The line containing "Compute the p-adic valuation v_19(19494)." and every line after it, through the last one below: output exactly these and nothing else.

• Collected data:
━━━━━━━━━━━━━━━━━━━━━━━━━━━━━━

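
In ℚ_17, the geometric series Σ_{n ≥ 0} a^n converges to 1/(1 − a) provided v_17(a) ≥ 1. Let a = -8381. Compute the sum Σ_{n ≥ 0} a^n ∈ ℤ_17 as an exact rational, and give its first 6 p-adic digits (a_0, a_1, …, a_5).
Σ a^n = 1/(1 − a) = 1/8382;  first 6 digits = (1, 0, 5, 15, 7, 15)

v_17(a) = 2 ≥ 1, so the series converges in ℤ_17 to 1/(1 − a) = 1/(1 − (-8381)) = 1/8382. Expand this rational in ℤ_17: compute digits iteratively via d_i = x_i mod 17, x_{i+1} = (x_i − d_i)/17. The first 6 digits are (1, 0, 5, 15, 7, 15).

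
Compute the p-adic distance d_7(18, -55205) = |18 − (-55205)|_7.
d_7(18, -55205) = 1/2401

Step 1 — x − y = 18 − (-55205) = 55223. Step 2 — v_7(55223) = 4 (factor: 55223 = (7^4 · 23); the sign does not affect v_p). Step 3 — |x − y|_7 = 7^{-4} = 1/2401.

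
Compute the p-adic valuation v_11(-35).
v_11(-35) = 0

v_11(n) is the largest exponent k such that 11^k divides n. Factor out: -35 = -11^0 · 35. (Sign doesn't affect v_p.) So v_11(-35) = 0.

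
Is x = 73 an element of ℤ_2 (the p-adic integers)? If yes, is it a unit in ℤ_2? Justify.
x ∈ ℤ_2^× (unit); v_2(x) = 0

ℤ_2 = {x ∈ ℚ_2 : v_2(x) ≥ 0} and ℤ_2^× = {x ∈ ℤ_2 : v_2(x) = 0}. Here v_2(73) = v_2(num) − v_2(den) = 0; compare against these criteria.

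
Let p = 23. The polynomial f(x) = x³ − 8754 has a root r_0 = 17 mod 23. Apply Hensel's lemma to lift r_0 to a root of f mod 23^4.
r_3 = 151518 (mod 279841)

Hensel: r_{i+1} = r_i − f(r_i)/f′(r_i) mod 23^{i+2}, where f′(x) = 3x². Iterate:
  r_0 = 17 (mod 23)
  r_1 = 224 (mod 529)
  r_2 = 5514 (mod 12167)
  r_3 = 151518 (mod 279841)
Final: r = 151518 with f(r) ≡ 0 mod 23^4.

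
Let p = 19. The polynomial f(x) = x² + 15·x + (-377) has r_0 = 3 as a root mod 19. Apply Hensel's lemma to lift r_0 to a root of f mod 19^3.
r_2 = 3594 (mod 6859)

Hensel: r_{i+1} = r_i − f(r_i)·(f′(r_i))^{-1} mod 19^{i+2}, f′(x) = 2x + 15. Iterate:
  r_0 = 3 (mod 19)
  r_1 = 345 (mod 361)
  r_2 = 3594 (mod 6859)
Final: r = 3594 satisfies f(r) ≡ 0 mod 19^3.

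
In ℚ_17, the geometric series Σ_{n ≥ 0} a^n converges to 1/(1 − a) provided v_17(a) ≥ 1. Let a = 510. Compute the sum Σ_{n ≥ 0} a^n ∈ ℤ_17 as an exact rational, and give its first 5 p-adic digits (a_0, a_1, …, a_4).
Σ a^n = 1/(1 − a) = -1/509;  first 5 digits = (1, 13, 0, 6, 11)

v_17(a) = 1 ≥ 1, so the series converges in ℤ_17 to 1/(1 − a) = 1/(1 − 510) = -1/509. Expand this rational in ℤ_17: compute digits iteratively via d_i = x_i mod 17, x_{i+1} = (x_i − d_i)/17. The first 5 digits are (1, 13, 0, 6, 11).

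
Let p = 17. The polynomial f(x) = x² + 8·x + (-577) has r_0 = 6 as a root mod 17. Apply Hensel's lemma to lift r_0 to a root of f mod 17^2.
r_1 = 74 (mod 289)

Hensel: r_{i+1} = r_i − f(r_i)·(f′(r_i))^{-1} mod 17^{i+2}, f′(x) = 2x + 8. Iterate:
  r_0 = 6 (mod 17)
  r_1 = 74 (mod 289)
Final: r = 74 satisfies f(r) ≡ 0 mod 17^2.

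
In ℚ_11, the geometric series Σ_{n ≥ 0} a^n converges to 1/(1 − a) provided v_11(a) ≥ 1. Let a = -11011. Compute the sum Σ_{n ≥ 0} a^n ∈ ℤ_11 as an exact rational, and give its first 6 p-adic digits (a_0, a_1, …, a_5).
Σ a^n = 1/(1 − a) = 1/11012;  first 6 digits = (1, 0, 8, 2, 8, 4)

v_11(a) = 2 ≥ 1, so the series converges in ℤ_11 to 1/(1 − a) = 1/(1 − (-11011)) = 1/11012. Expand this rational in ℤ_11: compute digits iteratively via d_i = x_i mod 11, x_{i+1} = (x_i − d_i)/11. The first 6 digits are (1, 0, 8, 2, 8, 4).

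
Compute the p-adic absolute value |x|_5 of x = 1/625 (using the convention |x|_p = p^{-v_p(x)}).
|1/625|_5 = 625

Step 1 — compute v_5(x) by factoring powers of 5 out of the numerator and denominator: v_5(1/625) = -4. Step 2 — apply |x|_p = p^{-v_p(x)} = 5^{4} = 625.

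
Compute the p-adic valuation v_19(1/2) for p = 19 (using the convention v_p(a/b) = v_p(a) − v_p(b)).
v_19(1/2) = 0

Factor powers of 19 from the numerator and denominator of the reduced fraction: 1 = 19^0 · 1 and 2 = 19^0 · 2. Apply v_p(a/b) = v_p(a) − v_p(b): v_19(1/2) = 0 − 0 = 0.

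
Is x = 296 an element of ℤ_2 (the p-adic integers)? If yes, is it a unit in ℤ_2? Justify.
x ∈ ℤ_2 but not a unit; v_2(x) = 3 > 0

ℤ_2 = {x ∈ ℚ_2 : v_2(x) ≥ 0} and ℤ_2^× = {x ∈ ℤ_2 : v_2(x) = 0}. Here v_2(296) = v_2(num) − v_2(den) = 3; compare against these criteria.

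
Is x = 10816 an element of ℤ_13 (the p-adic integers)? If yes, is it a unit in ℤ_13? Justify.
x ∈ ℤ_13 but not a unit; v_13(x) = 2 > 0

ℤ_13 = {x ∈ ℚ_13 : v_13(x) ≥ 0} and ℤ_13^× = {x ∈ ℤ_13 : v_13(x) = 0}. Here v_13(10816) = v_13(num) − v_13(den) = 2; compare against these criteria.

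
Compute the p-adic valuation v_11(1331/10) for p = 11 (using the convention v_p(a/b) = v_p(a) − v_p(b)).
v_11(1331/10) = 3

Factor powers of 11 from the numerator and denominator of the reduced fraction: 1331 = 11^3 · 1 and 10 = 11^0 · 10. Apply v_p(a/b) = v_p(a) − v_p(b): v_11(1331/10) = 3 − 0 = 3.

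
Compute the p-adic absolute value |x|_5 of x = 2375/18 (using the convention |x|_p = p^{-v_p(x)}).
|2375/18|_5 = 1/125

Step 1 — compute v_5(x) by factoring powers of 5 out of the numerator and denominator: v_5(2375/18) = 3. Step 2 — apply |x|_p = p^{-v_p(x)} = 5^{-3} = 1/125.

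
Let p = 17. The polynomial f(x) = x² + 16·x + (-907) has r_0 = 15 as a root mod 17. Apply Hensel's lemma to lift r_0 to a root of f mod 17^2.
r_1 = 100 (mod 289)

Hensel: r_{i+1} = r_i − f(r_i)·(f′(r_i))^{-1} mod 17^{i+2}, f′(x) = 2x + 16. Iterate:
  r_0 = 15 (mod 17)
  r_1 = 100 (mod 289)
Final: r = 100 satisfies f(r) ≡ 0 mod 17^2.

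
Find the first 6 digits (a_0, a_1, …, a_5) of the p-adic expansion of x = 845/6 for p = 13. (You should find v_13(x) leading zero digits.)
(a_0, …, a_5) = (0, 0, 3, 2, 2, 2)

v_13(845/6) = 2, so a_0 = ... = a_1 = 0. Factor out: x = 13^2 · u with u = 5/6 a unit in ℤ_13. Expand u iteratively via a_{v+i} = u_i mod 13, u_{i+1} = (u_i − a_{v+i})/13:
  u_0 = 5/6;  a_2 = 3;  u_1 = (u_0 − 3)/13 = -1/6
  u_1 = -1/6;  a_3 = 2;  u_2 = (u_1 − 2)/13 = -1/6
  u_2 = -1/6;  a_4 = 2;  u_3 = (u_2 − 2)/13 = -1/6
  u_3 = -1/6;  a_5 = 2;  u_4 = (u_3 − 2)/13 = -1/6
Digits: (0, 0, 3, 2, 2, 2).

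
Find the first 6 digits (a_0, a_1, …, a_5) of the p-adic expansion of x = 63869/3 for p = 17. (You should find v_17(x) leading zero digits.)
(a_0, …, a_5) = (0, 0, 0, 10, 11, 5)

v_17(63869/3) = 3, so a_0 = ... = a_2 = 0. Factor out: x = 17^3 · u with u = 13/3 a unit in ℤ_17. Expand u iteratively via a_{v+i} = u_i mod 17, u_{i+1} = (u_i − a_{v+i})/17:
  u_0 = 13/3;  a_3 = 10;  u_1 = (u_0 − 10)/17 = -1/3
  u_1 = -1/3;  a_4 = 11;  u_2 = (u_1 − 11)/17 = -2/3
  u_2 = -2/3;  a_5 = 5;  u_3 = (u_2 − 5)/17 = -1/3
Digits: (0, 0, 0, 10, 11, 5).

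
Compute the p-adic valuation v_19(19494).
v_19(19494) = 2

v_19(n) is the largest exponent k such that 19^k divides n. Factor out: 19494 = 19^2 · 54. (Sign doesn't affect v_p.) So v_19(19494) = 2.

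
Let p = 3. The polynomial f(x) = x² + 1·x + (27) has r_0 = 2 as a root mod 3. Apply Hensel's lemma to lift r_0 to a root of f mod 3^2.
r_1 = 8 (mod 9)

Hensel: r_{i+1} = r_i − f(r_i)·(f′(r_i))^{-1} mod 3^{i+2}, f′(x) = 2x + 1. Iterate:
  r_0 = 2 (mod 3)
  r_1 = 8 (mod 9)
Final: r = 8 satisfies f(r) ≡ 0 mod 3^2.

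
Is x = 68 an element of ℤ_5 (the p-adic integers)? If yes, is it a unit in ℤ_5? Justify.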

━━━━━━━━━━━━━━━━━━━━━━━━━━━━━━

• EXERCISE SOLUTION:
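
Compute the p-adic valuation v_19(19494).
v_19(19494) = 2

v_19(n) is the largest exponent k such that 19^k divides n. Factor out: 19494 = 19^2 · 54. (Sign doesn't affect v_p.) So v_19(19494) = 2.

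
Let p = 3. The polynomial f(x) = x² + 1·x + (27) has r_0 = 2 as a root mod 3. Apply Hensel's lemma to lift r_0 to a root of f mod 3^2.
r_1 = 8 (mod 9)

Hensel: r_{i+1} = r_i − f(r_i)·(f′(r_i))^{-1} mod 3^{i+2}, f′(x) = 2x + 1. Iterate:
  r_0 = 2 (mod 3)
  r_1 = 8 (mod 9)
Final: r = 8 satisfies f(r) ≡ 0 mod 3^2.

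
Is x = 68 an element of ℤ_5 (the p-adic integers)? If yes, is it a unit in ℤ_5? Justify.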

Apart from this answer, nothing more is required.